(Dataset entries)
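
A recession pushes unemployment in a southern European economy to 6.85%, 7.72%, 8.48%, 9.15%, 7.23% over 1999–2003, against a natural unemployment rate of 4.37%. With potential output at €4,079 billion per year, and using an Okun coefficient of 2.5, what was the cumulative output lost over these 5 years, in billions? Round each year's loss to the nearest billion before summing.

Year 1999: gap = -2.5 × (6.85 - 4.37) = -6.2%, loss ≈ 4079 × 6.2/100 ≈ 253.
Year 2000: gap = -2.5 × (7.72 - 4.37) = -8.375%, loss ≈ 4079 × 8.375/100 ≈ 342.
Year 2001: gap = -2.5 × (8.48 - 4.37) = -10.275%, loss ≈ 4079 × 10.275/100 ≈ 419.
Year 2002: gap = -2.5 × (9.15 - 4.37) = -11.95%, loss ≈ 4079 × 11.95/100 ≈ 487.
Year 2003: gap = -2.5 × (7.23 - 4.37) = -7.15%, loss ≈ 4079 × 7.15/100 ≈ 292.
Total lost output = 253 + 342 + 419 + 487 + 292 = 1793 billion.

€1,793 billion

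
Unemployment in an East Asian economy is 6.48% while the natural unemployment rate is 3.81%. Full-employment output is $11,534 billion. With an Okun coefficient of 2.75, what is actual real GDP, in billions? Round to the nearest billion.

$10,687 billion

Unemployment gap = 6.48 - 3.81 = 2.67 points, so the output gap is -2.75 × 2.67 = -7.3425%.
Actual GDP = 11534 × (1 - 7.3425/100) = 11534 × 0.926575 ≈ 10687 billion.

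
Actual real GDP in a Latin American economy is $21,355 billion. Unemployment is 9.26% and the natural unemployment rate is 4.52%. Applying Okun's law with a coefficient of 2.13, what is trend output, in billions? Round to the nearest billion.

$23,753 billion

Unemployment gap = 9.26 - 4.52 = 4.74 points, so output gap = -2.13 × 4.74 = -10.0962%.
Since Y = Y* × (1 + gap/100), Y* = 21355/0.899038 ≈ 23753 billion.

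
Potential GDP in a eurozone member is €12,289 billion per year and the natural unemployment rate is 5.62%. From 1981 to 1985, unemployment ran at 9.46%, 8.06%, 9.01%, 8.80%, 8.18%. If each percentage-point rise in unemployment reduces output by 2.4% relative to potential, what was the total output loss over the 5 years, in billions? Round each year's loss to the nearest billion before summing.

Year 1981: gap = -2.4 × (9.46 - 5.62) = -9.216%, loss ≈ 12289 × 9.216/100 ≈ 1133.
Year 1982: gap = -2.4 × (8.06 - 5.62) = -5.856%, loss ≈ 12289 × 5.856/100 ≈ 720.
Year 1983: gap = -2.4 × (9.01 - 5.62) = -8.136%, loss ≈ 12289 × 8.136/100 ≈ 1000.
Year 1984: gap = -2.4 × (8.8 - 5.62) = -7.632%, loss ≈ 12289 × 7.632/100 ≈ 938.
Year 1985: gap = -2.4 × (8.18 - 5.62) = -6.144%, loss ≈ 12289 × 6.144/100 ≈ 755.
Total lost output = 1133 + 720 + 1000 + 938 + 755 = 4546 billion.

€4,546 billion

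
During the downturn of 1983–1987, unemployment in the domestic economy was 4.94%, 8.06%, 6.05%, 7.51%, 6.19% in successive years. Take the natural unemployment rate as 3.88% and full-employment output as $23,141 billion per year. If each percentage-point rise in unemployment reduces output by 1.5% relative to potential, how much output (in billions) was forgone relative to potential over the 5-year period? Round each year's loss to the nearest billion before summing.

Year 1983: gap = -1.5 × (4.94 - 3.88) = -1.59%, loss ≈ 23141 × 1.59/100 ≈ 368.
Year 1984: gap = -1.5 × (8.06 - 3.88) = -6.27%, loss ≈ 23141 × 6.27/100 ≈ 1451.
Year 1985: gap = -1.5 × (6.05 - 3.88) = -3.255%, loss ≈ 23141 × 3.255/100 ≈ 753.
Year 1986: gap = -1.5 × (7.51 - 3.88) = -5.445%, loss ≈ 23141 × 5.445/100 ≈ 1260.
Year 1987: gap = -1.5 × (6.19 - 3.88) = -3.465%, loss ≈ 23141 × 3.465/100 ≈ 802.
Total lost output = 368 + 1451 + 753 + 1260 + 802 = 4634 billion.

$4,634 billion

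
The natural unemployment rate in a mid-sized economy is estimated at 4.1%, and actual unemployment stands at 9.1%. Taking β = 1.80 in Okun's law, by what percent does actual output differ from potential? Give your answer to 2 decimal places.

-9.00%

The unemployment gap is 9.1 - 4.1 = 5 percentage points.
Okun's law gives an output gap of -1.8 × 5 = -9%, i.e. 9.00% below potential.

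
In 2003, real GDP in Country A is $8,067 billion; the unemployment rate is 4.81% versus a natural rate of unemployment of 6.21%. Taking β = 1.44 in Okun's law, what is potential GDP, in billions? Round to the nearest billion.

$7,908 billion

Unemployment gap = 4.81 - 6.21 = -1.4 points, so output gap = -1.44 × (-1.4) = 2.016%.
Since Y = Y* × (1 + gap/100), Y* = 8067/1.02016 ≈ 7908 billion.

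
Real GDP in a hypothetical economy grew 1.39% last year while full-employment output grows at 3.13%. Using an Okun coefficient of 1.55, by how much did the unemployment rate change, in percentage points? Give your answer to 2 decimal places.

1.12 percentage points

Growth-rate Okun's law: g_Y = g_Y* - β × Δu, so Δu = (g_Y* - g_Y)/β.
Δu = (3.13 - 1.39)/1.55 = 1.74/1.55 = 1.12 percentage points.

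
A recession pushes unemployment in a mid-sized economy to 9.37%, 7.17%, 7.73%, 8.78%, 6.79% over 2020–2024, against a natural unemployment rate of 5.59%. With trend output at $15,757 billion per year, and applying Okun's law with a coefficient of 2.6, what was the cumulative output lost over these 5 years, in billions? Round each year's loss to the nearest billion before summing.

Year 2020: gap = -2.6 × (9.37 - 5.59) = -9.828%, loss ≈ 15757 × 9.828/100 ≈ 1549.
Year 2021: gap = -2.6 × (7.17 - 5.59) = -4.108%, loss ≈ 15757 × 4.108/100 ≈ 647.
Year 2022: gap = -2.6 × (7.73 - 5.59) = -5.564%, loss ≈ 15757 × 5.564/100 ≈ 877.
Year 2023: gap = -2.6 × (8.78 - 5.59) = -8.294%, loss ≈ 15757 × 8.294/100 ≈ 1307.
Year 2024: gap = -2.6 × (6.79 - 5.59) = -3.12%, loss ≈ 15757 × 3.12/100 ≈ 492.
Total lost output = 1549 + 647 + 877 + 1307 + 492 = 4872 billion.

$4,872 billion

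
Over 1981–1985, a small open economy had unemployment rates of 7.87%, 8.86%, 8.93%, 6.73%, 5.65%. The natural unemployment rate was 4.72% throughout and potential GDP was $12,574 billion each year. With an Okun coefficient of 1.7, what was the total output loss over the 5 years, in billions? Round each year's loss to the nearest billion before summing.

Year 1981: gap = -1.7 × (7.87 - 4.72) = -5.355%, loss ≈ 12574 × 5.355/100 ≈ 673.
Year 1982: gap = -1.7 × (8.86 - 4.72) = -7.038%, loss ≈ 12574 × 7.038/100 ≈ 885.
Year 1983: gap = -1.7 × (8.93 - 4.72) = -7.157%, loss ≈ 12574 × 7.157/100 ≈ 900.
Year 1984: gap = -1.7 × (6.73 - 4.72) = -3.417%, loss ≈ 12574 × 3.417/100 ≈ 430.
Year 1985: gap = -1.7 × (5.65 - 4.72) = -1.581%, loss ≈ 12574 × 1.581/100 ≈ 199.
Total lost output = 673 + 885 + 900 + 430 + 199 = 3087 billion.

$3,087 billion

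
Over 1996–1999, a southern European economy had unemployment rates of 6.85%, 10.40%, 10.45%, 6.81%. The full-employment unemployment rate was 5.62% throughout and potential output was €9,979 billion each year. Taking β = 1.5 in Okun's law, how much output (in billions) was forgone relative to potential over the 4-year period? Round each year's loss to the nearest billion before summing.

Year 1996: gap = -1.5 × (6.85 - 5.62) = -1.845%, loss ≈ 9979 × 1.845/100 ≈ 184.
Year 1997: gap = -1.5 × (10.4 - 5.62) = -7.17%, loss ≈ 9979 × 7.17/100 ≈ 715.
Year 1998: gap = -1.5 × (10.45 - 5.62) = -7.245%, loss ≈ 9979 × 7.245/100 ≈ 723.
Year 1999: gap = -1.5 × (6.81 - 5.62) = -1.785%, loss ≈ 9979 × 1.785/100 ≈ 178.
Total lost output = 184 + 715 + 723 + 178 = 1800 billion.

€1,800 billion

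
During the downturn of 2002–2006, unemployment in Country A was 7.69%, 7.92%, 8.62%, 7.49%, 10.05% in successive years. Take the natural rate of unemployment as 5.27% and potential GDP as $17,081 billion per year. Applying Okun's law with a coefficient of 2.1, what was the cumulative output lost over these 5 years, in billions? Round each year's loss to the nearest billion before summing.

Year 2002: gap = -2.1 × (7.69 - 5.27) = -5.082%, loss ≈ 17081 × 5.082/100 ≈ 868.
Year 2003: gap = -2.1 × (7.92 - 5.27) = -5.565%, loss ≈ 17081 × 5.565/100 ≈ 951.
Year 2004: gap = -2.1 × (8.62 - 5.27) = -7.035%, loss ≈ 17081 × 7.035/100 ≈ 1202.
Year 2005: gap = -2.1 × (7.49 - 5.27) = -4.662%, loss ≈ 17081 × 4.662/100 ≈ 796.
Year 2006: gap = -2.1 × (10.05 - 5.27) = -10.038%, loss ≈ 17081 × 10.038/100 ≈ 1715.
Total lost output = 868 + 951 + 1202 + 796 + 1715 = 5532 billion.

$5,532 billion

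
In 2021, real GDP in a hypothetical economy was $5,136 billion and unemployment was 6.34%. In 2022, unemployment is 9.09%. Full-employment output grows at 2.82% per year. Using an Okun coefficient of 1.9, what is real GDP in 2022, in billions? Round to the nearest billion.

Δu = 9.09 - 6.34 = 2.75 points.
Okun's law (growth form): g_Y = g_Y* - β × Δu = 2.82 - 1.9 × (2.75) = 2.82 - 5.225 = -2.405%.
Real GDP in the next year = 5136 × (1 - 2.405/100) = 5136 × 0.97595 ≈ 5012 billion.

$5,012 billion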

**AIM OF THE TASK**
Nothing but the lines from the one containing "During the downturn of 2002–2006, unemployment" through the last line of the data above should be given again, each exactly as it stands.

**WRITTEN SOLUTION**
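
During the downturn of 2002–2006, unemployment in Country A was 7.69%, 7.92%, 8.62%, 7.49%, 10.05% in successive years. Take the natural rate of unemployment as 5.27% and potential GDP as $17,081 billion per year. Applying Okun's law with a coefficient of 2.1, what was the cumulative output lost over these 5 years, in billions? Round each year's loss to the nearest billion before summing.

Year 2002: gap = -2.1 × (7.69 - 5.27) = -5.082%, loss ≈ 17081 × 5.082/100 ≈ 868.
Year 2003: gap = -2.1 × (7.92 - 5.27) = -5.565%, loss ≈ 17081 × 5.565/100 ≈ 951.
Year 2004: gap = -2.1 × (8.62 - 5.27) = -7.035%, loss ≈ 17081 × 7.035/100 ≈ 1202.
Year 2005: gap = -2.1 × (7.49 - 5.27) = -4.662%, loss ≈ 17081 × 4.662/100 ≈ 796.
Year 2006: gap = -2.1 × (10.05 - 5.27) = -10.038%, loss ≈ 17081 × 10.038/100 ≈ 1715.
Total lost output = 868 + 951 + 1202 + 796 + 1715 = 5532 billion.

$5,532 billion

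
In 2021, real GDP in a hypothetical economy was $5,136 billion and unemployment was 6.34%. In 2022, unemployment is 9.09%. Full-employment output grows at 2.82% per year. Using an Okun coefficient of 1.9, what is real GDP in 2022, in billions? Round to the nearest billion.

Δu = 9.09 - 6.34 = 2.75 points.
Okun's law (growth form): g_Y = g_Y* - β × Δu = 2.82 - 1.9 × (2.75) = 2.82 - 5.225 = -2.405%.
Real GDP in the next year = 5136 × (1 - 2.405/100) = 5136 × 0.97595 ≈ 5012 billion.

$5,012 billion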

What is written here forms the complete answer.